---------- Dataset extract

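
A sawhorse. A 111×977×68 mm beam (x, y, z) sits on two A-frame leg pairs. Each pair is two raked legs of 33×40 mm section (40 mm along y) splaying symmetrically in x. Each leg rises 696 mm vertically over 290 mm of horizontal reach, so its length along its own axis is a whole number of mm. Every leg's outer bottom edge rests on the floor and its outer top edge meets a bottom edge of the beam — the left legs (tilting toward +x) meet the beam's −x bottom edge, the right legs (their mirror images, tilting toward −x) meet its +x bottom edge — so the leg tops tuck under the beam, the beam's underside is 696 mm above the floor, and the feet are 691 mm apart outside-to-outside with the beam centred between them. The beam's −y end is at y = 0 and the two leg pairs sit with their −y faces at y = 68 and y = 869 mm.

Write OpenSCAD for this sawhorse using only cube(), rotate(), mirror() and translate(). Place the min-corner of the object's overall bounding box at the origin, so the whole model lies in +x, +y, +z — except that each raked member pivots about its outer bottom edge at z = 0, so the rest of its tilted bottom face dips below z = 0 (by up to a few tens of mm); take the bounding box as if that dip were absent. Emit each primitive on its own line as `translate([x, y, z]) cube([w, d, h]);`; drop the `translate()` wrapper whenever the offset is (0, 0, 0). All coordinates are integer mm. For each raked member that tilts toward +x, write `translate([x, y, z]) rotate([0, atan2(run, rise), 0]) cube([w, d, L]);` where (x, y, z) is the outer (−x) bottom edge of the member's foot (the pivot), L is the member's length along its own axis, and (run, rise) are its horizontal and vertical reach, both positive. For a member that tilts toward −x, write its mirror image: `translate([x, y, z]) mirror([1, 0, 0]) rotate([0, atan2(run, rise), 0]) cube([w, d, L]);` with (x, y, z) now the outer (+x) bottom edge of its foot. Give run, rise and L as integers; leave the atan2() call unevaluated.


translate([290, 0, 696]) cube([111, 977, 68]);
translate([0, 68, 0]) rotate([0, atan2(290, 696), 0]) cube([33, 40, 754]);
translate([691, 68, 0]) mirror([1, 0, 0]) rotate([0, atan2(290, 696), 0]) cube([33, 40, 754]);
translate([0, 869, 0]) rotate([0, atan2(290, 696), 0]) cube([33, 40, 754]);
translate([691, 869, 0]) mirror([1, 0, 0]) rotate([0, atan2(290, 696), 0]) cube([33, 40, 754]);


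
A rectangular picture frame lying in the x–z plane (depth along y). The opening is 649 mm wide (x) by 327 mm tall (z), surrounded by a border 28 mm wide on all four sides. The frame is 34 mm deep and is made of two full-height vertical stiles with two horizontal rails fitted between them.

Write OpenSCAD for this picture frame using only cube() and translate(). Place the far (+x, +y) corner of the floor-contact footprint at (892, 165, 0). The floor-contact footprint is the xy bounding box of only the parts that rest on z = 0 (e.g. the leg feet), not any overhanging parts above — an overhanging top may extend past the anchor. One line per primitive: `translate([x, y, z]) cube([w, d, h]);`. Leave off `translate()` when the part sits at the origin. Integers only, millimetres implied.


translate([187, 131, 0]) cube([28, 34, 383]);
translate([864, 131, 0]) cube([28, 34, 383]);
translate([215, 131, 0]) cube([649, 34, 28]);
translate([215, 131, 355]) cube([649, 34, 28]);


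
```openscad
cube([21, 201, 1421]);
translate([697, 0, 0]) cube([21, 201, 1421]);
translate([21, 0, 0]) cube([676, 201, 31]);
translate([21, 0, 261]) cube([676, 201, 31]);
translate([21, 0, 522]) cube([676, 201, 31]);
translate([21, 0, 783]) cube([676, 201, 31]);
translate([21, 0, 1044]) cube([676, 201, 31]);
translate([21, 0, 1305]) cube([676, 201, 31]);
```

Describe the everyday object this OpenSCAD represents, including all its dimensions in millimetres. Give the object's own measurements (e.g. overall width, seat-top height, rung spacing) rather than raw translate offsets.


An open bookshelf. Two side panels, each 21 mm thick, 201 mm deep and 1421 mm tall, stand 718 mm apart (outside-to-outside). Between them sit 6 shelves, each 31 mm thick and 201 mm deep, spanning the full gap between the sides. The bottom shelf rests on the floor (its underside at z = 0) and the clear gap between one shelf's top and the next shelf's underside is 230 mm.


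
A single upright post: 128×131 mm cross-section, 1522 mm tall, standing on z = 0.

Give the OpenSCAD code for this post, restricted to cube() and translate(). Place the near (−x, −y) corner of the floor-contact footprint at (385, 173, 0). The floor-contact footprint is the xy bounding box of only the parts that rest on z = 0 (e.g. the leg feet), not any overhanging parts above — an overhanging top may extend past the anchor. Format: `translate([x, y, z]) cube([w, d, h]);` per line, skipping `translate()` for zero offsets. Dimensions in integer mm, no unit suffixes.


translate([385, 173, 0]) cube([128, 131, 1522]);


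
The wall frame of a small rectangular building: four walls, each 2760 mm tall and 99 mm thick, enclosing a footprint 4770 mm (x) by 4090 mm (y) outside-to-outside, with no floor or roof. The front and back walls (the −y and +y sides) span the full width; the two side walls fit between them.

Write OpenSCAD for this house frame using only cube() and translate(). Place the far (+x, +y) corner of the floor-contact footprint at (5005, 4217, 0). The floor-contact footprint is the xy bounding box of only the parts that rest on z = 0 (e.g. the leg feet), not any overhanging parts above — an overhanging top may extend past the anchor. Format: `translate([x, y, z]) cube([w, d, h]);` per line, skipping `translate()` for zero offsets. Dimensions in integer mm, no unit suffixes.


translate([235, 127, 0]) cube([4770, 99, 2760]);
translate([235, 4118, 0]) cube([4770, 99, 2760]);
translate([235, 226, 0]) cube([99, 3892, 2760]);
translate([4906, 226, 0]) cube([99, 3892, 2760]);


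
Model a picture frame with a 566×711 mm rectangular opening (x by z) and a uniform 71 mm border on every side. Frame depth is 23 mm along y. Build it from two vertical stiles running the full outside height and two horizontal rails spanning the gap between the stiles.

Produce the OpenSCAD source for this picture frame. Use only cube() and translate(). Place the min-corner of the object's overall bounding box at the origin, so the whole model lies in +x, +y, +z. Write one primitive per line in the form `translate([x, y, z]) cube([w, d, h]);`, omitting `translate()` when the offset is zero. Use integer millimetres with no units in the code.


cube([71, 23, 853]);
translate([637, 0, 0]) cube([71, 23, 853]);
translate([71, 0, 0]) cube([566, 23, 71]);
translate([71, 0, 782]) cube([566, 23, 71]);


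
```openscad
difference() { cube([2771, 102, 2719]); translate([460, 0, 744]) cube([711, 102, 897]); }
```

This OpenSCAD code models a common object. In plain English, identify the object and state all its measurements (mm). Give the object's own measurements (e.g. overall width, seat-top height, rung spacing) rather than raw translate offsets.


A wall 2771 mm long (x), 102 mm thick (y), 2719 mm tall, with a rectangular window opening cut through it. The opening is 711 mm wide and 897 mm tall; its sill is at z = 744 mm and its near (−x) edge is 460 mm from the wall's −x end. The opening passes through the full wall thickness.


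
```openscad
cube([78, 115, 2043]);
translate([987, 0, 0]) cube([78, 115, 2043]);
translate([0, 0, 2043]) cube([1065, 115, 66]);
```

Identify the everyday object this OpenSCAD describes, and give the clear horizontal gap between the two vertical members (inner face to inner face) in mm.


A door frame. The clear opening width is 909 mm.

Two 2043 mm tall posts with a header on top — a door frame. The left jamb is 78 mm wide at x = 0; the right jamb starts at x = 987. The clear opening is 987 − 78 = 909 mm.


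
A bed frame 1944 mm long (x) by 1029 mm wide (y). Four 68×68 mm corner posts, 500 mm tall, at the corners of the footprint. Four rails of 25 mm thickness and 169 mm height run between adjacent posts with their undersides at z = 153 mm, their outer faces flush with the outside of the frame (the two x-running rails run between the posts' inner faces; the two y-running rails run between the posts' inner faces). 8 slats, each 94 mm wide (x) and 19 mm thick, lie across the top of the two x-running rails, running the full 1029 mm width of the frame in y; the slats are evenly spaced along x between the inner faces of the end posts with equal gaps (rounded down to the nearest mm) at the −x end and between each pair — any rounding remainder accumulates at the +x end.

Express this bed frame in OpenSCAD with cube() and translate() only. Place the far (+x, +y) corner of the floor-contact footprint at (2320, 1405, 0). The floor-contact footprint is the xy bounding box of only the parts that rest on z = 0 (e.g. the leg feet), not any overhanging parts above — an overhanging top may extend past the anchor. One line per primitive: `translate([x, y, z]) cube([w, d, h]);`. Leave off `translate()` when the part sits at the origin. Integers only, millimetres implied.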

--------------------

▶ _Work request_
Only the lines from the one containing "A bed frame" through the final line of the data belong in the answer, repeated exactly.

▶ _Completed exercise_
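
A bed frame 1944 mm long (x) by 1029 mm wide (y). Four 68×68 mm corner posts, 500 mm tall, at the corners of the footprint. Four rails of 25 mm thickness and 169 mm height run between adjacent posts with their undersides at z = 153 mm, their outer faces flush with the outside of the frame (the two x-running rails run between the posts' inner faces; the two y-running rails run between the posts' inner faces). 8 slats, each 94 mm wide (x) and 19 mm thick, lie across the top of the two x-running rails, running the full 1029 mm width of the frame in y; the slats are evenly spaced along x between the inner faces of the end posts with equal gaps (rounded down to the nearest mm) at the −x end and between each pair — any rounding remainder accumulates at the +x end.

Express this bed frame in OpenSCAD with cube() and translate() only. Place the far (+x, +y) corner of the floor-contact footprint at (2320, 1405, 0). The floor-contact footprint is the xy bounding box of only the parts that rest on z = 0 (e.g. the leg feet), not any overhanging parts above — an overhanging top may extend past the anchor. One line per primitive: `translate([x, y, z]) cube([w, d, h]);`. Leave off `translate()` when the part sits at the origin. Integers only, millimetres implied.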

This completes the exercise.